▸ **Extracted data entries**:
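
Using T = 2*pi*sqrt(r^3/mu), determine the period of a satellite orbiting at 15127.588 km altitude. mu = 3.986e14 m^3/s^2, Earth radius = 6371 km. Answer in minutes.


r = 21498.5880 km = 2.1498588e+07 m
T = 2*pi*sqrt(r^3/mu) = 2*pi*sqrt(9.936417e+21 / 3.986e14)
T = 31370.8385 s = 522.8473 min

522.8473 minutes


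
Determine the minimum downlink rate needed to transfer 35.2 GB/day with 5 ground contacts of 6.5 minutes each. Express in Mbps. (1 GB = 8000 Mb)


total contact time = 5 * 6.5 * 60 = 1950.0000 s
data = 35.2 GB = 281600.0000 Mb
rate = 281600.0000 / 1950.0000 = 144.4103 Mbps

144.4103 Mbps


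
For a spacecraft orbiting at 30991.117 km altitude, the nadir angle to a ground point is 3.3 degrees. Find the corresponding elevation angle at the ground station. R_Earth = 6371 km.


r = R_E + alt = 37362.1170 km
Law of sines in the satellite / Earth-center / ground-point triangle:
  sin(nadir)/R_E = sin(90 + el)/r  =>  cos(el) = (r/R_E)*sin(nadir)
cos(el) = (37362.1170 / 6371.0000) * sin(3.3 deg) = 0.3375787
el = arccos(0.3375787) = 70.2706 deg
(Earth-central angle = 90 - nadir - el = 16.4294 deg)

70.2706 degrees


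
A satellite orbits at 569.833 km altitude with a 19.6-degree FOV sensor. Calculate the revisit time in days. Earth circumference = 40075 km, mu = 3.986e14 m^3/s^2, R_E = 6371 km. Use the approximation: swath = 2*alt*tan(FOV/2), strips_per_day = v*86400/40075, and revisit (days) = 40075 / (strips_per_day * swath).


swath = 2*569.833*tan(0.1710423) = 196.8545 km
v = sqrt(mu/r) = 7578.1439 m/s = 7.5781 km/s
strips/day = v*86400/40075 = 7.5781*86400/40075 = 16.3382
coverage/day = strips * swath = 16.3382 * 196.8545 = 3216.2397 km
revisit = 40075 / 3216.2397 = 12.4602 days

12.4602 days


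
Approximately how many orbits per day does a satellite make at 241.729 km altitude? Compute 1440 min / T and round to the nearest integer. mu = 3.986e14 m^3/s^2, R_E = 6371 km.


r = 6.612729e+06 m
T = 2*pi*sqrt(r^3/mu) = 5351.5835 s = 89.1931 min
revs/day = 1440 / 89.1931 = 16.1448
Rounded: 16 revolutions per day

16 revolutions per day


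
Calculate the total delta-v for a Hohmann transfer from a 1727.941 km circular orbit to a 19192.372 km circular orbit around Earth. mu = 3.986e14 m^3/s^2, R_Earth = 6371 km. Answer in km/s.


r1 = 8098.9410 km = 8.098941e+06 m
r2 = 25563.3720 km = 2.5563372e+07 m
dv1 = sqrt(mu/r1)*(sqrt(2*r2/(r1+r2)) - 1) = 1630.3948 m/s
dv2 = sqrt(mu/r2)*(1 - sqrt(2*r1/(r1+r2))) = 1209.5938 m/s
total dv = |dv1| + |dv2| = 1630.3948 + 1209.5938 = 2839.9886 m/s = 2.8400 km/s

2.8400 km/s


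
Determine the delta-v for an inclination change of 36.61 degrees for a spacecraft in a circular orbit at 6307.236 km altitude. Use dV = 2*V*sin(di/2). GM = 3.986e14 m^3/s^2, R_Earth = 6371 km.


r = 12678.2360 km = 1.2678236e+07 m
V = sqrt(mu/r) = 5607.1120 m/s
di = 36.61 deg = 0.638965 rad
dV = 2*V*sin(di/2) = 2*5607.1120*sin(0.3194825)
dV = 3522.1109 m/s = 3.5221 km/s

3.5221 km/s


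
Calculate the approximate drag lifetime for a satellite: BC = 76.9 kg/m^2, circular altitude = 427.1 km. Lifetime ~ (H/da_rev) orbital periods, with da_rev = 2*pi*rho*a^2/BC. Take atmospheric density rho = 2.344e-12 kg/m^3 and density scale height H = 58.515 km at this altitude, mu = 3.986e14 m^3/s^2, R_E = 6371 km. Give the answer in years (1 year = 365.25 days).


a = R_E + alt = 6798.1000 km = 6.7981e+06 m
da_rev = 2*pi*rho*a^2/BC = 2*pi*2.344e-12*(6.7981e+06)^2/76.9 = 8.850876 m per revolution
N = H/da_rev = 58515.0000 m / 8.850876 m = 6611.2104 revolutions
P = 2*pi*sqrt(a^3/mu) = 5578.1803 s
lifetime = N*P = 6611.2104 * 5578.1803 = 3.6878523e+07 s = 426.8348 days
years = 426.8348 / 365.25 = 1.1686 years

1.1686 years


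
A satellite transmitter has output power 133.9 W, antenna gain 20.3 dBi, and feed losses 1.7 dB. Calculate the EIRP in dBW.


Pt = 133.9 W = 21.2678 dBW
EIRP = Pt_dBW + Gt - losses = 21.2678 + 20.3 - 1.7 = 39.8678 dBW

39.8678 dBW


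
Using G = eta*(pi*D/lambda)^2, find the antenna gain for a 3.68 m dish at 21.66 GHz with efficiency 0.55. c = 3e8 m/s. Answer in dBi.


lambda = c/f = 3e8 / 2.166e+10 = 0.01385042 m
G = eta*(pi*D/lambda)^2 = 0.55*(pi*3.68/0.01385042)^2
G = 383206.1474 (linear)
G = 10*log10(383206.1474) = 55.8343 dBi

55.8343 dBi


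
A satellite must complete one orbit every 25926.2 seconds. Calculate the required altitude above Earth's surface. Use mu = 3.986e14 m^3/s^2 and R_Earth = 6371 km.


T = 25926.2 s
r = (mu*T^2/(4*pi^2))^(1/3) = (3.986e14 * 25926.2^2 / (4*pi^2))^(1/3)
r = 1.8932956e+07 m = 18932.9562 km
alt = r - R_E = 18932.9562 - 6371 = 12561.9562 km

12561.9562 km


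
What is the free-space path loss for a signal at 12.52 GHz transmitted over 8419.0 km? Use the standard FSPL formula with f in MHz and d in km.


f = 12.52 GHz = 12520.0000 MHz
d = 8419.0 km
FSPL = 32.44 + 20*log10(12520.0000) + 20*log10(8419.0)
FSPL = 32.44 + 81.9521 + 78.5052
FSPL = 192.8973 dB

192.8973 dB


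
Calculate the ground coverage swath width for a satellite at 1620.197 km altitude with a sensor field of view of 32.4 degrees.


FOV = 32.4 deg = 0.5654867 rad
swath = 2 * alt * tan(FOV/2) = 2 * 1620.197 * tan(0.2827433)
swath = 2 * 1620.197 * 0.2905269
swath = 941.4215 km

941.4215 km


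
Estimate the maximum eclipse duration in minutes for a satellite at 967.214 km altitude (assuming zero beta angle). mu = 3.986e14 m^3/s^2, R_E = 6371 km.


r = 7338.2140 km
T = 104.2667 min
Eclipse fraction = arcsin(R_E/r)/pi = arcsin(6371.0000/7338.2140)/pi
= arcsin(0.8681949)/pi = 0.3347197
Eclipse duration = 0.3347197 * 104.2667 = 34.9001 min

34.9001 minutes


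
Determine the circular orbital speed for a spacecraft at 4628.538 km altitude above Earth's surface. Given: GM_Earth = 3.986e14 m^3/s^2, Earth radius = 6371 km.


r = R_E + alt = 6371.0 + 4628.538 = 10999.5380 km = 1.0999538e+07 m
v = sqrt(mu/r) = sqrt(3.986e14 / 1.0999538e+07) = 6019.7912 m/s = 6.0198 km/s

6.0198 km/s


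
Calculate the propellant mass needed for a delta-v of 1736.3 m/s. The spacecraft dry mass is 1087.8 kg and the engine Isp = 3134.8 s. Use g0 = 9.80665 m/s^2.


ve = Isp * g0 = 3134.8 * 9.80665 = 30741.886420 m/s
mass ratio = exp(dv/ve) = exp(1736.3/30741.886420) = 1.05810539
m_prop = m_dry * (mr - 1) = 1087.8 * (1.05810539 - 1)
m_prop = 63.2070 kg

63.2070 kg


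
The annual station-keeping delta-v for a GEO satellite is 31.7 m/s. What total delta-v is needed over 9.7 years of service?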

▸ **EXERCISE REQUIREMENTS**: Exact retyping is required: the line with "Calculate the propellant" through the end of the data, both ends included, and no other line.

▸ **ANSWER TO THIS EXERCISE**:
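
Calculate the propellant mass needed for a delta-v of 1736.3 m/s. The spacecraft dry mass is 1087.8 kg and the engine Isp = 3134.8 s. Use g0 = 9.80665 m/s^2.


ve = Isp * g0 = 3134.8 * 9.80665 = 30741.886420 m/s
mass ratio = exp(dv/ve) = exp(1736.3/30741.886420) = 1.05810539
m_prop = m_dry * (mr - 1) = 1087.8 * (1.05810539 - 1)
m_prop = 63.2070 kg

63.2070 kg


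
The annual station-keeping delta-v for a GEO satellite is 31.7 m/s. What total delta-v is needed over 9.7 years of service?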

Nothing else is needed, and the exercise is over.